Work to complete
Scan the entries below for the word "citrulline", then copy each line that holds it.

Task input
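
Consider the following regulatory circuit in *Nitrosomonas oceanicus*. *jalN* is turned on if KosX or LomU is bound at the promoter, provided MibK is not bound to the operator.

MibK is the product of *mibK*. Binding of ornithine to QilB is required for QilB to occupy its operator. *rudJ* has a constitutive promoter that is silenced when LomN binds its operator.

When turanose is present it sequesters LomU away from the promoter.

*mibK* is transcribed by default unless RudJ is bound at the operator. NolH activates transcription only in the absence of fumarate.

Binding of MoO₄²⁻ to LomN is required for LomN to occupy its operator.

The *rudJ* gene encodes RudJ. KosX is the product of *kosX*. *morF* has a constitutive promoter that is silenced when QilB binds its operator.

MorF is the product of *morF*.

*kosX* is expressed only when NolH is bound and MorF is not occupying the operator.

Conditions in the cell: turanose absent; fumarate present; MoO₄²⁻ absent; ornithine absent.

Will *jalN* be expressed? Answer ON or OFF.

Ornithine is absent, so QilB is inactive.
With no repressor bound, *morF* is transcribed.
So MorF is produced and active.
Fumarate is present, so NolH is inactive.
With repressor MorF bound, *kosX* is not transcribed.
So KosX is not produced.
MoO₄²⁻ is absent, so LomN is inactive.
With no repressor bound, *rudJ* is transcribed.
So RudJ is produced and active.
With repressor RudJ bound, *mibK* is not transcribed.
So MibK is not produced.
Turanose is absent, so LomU is active.
Activator LomU is present, so *jalN* is transcribed.

ON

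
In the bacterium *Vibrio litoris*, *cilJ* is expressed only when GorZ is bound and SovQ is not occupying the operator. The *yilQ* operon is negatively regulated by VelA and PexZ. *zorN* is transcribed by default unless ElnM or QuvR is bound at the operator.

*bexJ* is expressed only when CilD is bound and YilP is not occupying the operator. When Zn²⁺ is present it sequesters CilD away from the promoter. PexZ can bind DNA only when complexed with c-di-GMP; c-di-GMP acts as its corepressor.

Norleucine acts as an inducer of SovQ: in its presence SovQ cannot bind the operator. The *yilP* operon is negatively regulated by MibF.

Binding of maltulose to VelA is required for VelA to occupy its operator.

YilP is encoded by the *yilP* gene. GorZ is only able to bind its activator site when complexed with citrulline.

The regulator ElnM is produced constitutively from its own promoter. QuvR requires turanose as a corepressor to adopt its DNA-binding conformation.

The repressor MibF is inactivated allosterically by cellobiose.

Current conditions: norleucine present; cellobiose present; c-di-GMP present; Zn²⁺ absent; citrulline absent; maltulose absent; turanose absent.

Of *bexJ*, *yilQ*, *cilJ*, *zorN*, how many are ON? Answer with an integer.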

Answer space
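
YilP is encoded by the *yilP* gene. GorZ is only able to bind its activator site when complexed with citrulline.
Current conditions: norleucine present; cellobiose present; c-di-GMP present; Zn²⁺ absent; citrulline absent; maltulose absent; turanose absent.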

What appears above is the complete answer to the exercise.